─── RECORDS PROVIDED ───
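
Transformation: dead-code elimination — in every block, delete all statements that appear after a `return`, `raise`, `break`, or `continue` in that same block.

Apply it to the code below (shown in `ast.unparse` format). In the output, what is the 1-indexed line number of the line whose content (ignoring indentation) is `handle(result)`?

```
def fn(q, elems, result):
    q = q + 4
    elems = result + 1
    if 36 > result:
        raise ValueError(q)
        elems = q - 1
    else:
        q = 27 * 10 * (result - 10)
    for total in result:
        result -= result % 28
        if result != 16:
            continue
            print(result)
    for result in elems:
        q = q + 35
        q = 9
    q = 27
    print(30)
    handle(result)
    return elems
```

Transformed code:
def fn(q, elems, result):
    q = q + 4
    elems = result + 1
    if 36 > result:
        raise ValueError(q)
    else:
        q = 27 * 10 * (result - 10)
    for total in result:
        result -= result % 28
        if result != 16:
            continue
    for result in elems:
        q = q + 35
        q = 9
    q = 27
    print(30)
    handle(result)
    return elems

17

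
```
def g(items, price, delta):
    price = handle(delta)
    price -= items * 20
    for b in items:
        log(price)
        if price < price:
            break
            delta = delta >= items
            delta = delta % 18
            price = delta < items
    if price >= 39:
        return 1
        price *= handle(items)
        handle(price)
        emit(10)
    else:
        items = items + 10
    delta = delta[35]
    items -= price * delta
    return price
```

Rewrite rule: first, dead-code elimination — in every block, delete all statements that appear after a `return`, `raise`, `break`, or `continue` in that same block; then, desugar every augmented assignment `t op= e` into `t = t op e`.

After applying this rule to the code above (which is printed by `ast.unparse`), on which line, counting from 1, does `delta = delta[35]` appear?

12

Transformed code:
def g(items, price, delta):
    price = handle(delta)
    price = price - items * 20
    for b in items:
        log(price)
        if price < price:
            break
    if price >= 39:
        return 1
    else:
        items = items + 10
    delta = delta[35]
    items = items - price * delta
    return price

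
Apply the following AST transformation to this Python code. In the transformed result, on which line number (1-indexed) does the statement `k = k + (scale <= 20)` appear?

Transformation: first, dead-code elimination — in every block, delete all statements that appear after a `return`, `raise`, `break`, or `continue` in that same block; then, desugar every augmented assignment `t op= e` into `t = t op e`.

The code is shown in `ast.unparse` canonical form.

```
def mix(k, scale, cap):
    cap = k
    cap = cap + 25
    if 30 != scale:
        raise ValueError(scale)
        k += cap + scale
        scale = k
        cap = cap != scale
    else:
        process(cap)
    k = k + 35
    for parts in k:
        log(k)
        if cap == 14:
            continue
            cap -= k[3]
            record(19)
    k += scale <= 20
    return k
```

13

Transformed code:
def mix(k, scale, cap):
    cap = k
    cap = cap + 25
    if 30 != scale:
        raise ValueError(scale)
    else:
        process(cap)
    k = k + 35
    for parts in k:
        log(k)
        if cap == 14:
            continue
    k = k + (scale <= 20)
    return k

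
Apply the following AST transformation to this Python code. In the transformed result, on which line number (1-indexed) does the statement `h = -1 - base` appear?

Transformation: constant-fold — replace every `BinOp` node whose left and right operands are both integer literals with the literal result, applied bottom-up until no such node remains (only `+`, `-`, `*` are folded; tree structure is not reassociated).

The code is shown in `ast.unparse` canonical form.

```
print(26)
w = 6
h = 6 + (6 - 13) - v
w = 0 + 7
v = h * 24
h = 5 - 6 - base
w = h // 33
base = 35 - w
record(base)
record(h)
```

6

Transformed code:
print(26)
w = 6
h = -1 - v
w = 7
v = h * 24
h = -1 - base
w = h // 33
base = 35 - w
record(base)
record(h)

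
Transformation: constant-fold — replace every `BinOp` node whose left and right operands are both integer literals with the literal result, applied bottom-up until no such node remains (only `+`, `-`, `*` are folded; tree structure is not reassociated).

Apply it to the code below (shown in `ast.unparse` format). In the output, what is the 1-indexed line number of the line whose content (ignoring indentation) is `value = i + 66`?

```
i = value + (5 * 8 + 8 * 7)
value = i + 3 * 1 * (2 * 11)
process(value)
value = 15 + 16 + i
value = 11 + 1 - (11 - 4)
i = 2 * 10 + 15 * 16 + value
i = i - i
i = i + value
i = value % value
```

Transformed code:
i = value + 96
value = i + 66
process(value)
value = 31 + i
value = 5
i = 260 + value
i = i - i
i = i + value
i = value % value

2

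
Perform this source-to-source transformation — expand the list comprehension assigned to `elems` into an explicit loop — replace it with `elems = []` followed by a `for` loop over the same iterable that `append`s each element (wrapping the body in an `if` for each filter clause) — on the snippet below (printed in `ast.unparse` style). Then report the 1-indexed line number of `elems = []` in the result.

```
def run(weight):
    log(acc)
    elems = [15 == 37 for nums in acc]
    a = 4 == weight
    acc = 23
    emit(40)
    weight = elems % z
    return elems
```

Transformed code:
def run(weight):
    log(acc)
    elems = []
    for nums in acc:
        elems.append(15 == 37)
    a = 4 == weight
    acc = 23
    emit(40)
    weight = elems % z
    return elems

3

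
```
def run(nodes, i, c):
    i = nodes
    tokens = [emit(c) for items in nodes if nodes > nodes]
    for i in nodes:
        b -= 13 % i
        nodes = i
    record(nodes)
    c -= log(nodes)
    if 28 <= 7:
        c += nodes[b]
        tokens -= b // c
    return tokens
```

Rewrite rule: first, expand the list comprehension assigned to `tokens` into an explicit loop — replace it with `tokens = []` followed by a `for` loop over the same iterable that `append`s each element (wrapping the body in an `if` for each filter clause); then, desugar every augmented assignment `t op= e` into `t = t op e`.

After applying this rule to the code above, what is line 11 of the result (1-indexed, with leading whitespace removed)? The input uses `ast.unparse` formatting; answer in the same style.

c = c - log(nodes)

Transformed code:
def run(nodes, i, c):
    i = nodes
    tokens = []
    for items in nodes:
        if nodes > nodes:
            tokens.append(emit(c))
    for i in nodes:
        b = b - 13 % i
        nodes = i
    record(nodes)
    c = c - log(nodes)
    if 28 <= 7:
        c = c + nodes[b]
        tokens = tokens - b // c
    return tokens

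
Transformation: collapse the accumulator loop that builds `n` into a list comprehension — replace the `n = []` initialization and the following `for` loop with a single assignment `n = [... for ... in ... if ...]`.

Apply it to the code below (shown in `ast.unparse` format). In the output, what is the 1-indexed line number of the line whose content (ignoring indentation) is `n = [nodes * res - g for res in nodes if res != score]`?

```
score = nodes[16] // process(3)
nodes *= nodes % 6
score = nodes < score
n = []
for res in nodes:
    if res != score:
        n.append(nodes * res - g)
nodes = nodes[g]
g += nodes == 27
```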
───
─── RECORDS PROVIDED ───
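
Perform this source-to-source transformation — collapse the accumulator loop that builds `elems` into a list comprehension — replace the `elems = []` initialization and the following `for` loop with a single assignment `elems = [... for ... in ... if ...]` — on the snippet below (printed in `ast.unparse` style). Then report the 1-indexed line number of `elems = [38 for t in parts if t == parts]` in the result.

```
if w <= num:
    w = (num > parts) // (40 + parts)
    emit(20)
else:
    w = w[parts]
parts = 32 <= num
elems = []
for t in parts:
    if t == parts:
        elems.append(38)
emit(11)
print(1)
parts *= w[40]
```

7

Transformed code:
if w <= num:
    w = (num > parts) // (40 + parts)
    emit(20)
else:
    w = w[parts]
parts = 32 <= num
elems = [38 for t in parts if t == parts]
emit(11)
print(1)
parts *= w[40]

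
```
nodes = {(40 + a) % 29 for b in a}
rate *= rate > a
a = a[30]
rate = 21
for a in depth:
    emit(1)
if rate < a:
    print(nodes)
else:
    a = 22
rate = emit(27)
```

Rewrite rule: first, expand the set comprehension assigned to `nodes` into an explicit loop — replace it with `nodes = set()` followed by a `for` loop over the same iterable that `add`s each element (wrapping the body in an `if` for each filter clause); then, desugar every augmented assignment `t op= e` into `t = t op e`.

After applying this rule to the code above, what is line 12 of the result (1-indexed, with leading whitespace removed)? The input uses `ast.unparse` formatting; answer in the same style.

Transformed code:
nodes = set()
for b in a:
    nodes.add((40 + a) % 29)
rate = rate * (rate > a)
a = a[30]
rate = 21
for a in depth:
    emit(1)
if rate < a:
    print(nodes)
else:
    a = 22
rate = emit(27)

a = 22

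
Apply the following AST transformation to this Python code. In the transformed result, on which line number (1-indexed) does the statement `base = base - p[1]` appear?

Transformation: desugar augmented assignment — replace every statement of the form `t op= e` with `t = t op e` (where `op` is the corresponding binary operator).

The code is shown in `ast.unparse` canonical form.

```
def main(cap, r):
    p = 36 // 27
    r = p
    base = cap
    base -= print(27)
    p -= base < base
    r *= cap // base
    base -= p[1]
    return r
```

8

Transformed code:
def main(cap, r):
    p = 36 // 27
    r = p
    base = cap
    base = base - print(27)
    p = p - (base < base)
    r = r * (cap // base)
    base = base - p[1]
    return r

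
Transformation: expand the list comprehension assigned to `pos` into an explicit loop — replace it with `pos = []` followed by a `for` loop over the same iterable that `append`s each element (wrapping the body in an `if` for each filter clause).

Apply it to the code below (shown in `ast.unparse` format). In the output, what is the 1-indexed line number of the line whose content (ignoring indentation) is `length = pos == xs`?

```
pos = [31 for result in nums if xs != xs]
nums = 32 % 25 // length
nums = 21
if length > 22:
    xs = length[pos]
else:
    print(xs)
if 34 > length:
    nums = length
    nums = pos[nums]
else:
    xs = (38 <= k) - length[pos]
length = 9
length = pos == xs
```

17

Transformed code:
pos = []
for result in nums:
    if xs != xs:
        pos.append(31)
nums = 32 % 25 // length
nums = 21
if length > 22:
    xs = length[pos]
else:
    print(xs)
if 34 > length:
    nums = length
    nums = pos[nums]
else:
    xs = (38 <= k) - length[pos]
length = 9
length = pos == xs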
───
**PROBLEM TO WORK ON:** A single number is required: how many lines in these records contain "first".

**SOLUTION:** 4